### Work order
Write every line of the following listing exactly as it reads.

### Stored data
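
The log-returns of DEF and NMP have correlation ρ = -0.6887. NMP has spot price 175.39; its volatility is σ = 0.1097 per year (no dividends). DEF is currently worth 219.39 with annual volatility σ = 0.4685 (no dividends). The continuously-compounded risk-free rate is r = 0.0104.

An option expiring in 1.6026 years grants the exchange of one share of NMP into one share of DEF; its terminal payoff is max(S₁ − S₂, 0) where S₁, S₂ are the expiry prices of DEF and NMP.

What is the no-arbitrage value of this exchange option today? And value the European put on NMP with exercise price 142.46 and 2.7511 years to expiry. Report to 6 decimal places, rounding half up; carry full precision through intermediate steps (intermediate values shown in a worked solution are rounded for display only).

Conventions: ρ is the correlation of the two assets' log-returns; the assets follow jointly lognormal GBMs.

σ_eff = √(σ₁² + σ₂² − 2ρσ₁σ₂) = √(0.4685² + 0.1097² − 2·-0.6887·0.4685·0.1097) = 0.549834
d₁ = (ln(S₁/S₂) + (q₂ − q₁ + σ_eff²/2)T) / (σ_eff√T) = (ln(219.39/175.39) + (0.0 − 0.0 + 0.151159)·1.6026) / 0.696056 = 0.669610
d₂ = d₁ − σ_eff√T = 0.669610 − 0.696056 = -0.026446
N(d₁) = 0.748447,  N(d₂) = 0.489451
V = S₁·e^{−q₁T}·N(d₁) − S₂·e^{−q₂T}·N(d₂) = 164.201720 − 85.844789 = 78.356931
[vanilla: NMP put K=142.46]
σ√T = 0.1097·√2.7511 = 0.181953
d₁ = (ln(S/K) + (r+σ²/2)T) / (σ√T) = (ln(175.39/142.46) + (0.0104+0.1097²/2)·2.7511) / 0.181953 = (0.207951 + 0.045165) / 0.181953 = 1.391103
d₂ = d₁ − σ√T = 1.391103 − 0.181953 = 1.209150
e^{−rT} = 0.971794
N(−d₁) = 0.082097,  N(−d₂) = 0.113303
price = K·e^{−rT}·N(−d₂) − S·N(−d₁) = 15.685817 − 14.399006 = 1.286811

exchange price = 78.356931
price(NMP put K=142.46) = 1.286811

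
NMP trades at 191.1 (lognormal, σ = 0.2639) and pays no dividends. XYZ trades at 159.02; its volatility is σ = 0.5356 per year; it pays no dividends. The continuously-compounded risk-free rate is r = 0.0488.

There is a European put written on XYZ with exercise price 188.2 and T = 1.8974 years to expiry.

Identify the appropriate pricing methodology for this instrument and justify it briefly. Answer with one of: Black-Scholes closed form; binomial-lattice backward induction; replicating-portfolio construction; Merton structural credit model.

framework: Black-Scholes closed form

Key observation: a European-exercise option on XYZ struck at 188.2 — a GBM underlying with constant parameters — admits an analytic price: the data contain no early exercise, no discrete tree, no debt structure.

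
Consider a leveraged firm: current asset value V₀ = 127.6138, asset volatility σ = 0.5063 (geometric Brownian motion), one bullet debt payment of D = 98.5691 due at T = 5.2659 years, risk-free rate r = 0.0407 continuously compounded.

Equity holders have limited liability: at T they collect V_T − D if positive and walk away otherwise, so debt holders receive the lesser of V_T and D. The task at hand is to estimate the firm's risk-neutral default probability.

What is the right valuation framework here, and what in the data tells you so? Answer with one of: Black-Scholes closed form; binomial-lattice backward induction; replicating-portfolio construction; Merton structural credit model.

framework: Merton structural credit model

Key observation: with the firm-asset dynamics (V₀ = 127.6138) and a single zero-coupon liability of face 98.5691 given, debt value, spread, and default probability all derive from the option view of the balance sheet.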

### Solved problem
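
The log-returns of DEF and NMP have correlation ρ = -0.6887. NMP has spot price 175.39; its volatility is σ = 0.1097 per year (no dividends). DEF is currently worth 219.39 with annual volatility σ = 0.4685 (no dividends). The continuously-compounded risk-free rate is r = 0.0104.

An option expiring in 1.6026 years grants the exchange of one share of NMP into one share of DEF; its terminal payoff is max(S₁ − S₂, 0) where S₁, S₂ are the expiry prices of DEF and NMP.

What is the no-arbitrage value of this exchange option today? And value the European put on NMP with exercise price 142.46 and 2.7511 years to expiry. Report to 6 decimal places, rounding half up; carry full precision through intermediate steps (intermediate values shown in a worked solution are rounded for display only).

Conventions: ρ is the correlation of the two assets' log-returns; the assets follow jointly lognormal GBMs.

σ_eff = √(σ₁² + σ₂² − 2ρσ₁σ₂) = √(0.4685² + 0.1097² − 2·-0.6887·0.4685·0.1097) = 0.549834
d₁ = (ln(S₁/S₂) + (q₂ − q₁ + σ_eff²/2)T) / (σ_eff√T) = (ln(219.39/175.39) + (0.0 − 0.0 + 0.151159)·1.6026) / 0.696056 = 0.669610
d₂ = d₁ − σ_eff√T = 0.669610 − 0.696056 = -0.026446
N(d₁) = 0.748447,  N(d₂) = 0.489451
V = S₁·e^{−q₁T}·N(d₁) − S₂·e^{−q₂T}·N(d₂) = 164.201720 − 85.844789 = 78.356931
[vanilla: NMP put K=142.46]
σ√T = 0.1097·√2.7511 = 0.181953
d₁ = (ln(S/K) + (r+σ²/2)T) / (σ√T) = (ln(175.39/142.46) + (0.0104+0.1097²/2)·2.7511) / 0.181953 = (0.207951 + 0.045165) / 0.181953 = 1.391103
d₂ = d₁ − σ√T = 1.391103 − 0.181953 = 1.209150
e^{−rT} = 0.971794
N(−d₁) = 0.082097,  N(−d₂) = 0.113303
price = K·e^{−rT}·N(−d₂) − S·N(−d₁) = 15.685817 − 14.399006 = 1.286811

exchange price = 78.356931
price(NMP put K=142.46) = 1.286811

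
NMP trades at 191.1 (lognormal, σ = 0.2639) and pays no dividends. XYZ trades at 159.02; its volatility is σ = 0.5356 per year; it pays no dividends. The continuously-compounded risk-free rate is r = 0.0488.

There is a European put written on XYZ with exercise price 188.2 and T = 1.8974 years to expiry.

Identify the appropriate pricing methodology for this instrument and justify it briefly. Answer with one of: Black-Scholes closed form; binomial-lattice backward induction; replicating-portfolio construction; Merton structural credit model.

framework: Black-Scholes closed form

Key observation: a European-exercise option on XYZ struck at 188.2 — a GBM underlying with constant parameters — admits an analytic price: the data contain no early exercise, no discrete tree, no debt structure.

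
Consider a leveraged firm: current asset value V₀ = 127.6138, asset volatility σ = 0.5063 (geometric Brownian motion), one bullet debt payment of D = 98.5691 due at T = 5.2659 years, risk-free rate r = 0.0407 continuously compounded.

Equity holders have limited liability: at T they collect V_T − D if positive and walk away otherwise, so debt holders receive the lesser of V_T and D. The task at hand is to estimate the firm's risk-neutral default probability.

What is the right valuation framework here, and what in the data tells you so? Answer with one of: Black-Scholes closed form; binomial-lattice backward induction; replicating-portfolio construction; Merton structural credit model.

framework: Merton structural credit model

Key observation: with the firm-asset dynamics (V₀ = 127.6138) and a single zero-coupon liability of face 98.5691 given, debt value, spread, and default probability all derive from the option view of the balance sheet.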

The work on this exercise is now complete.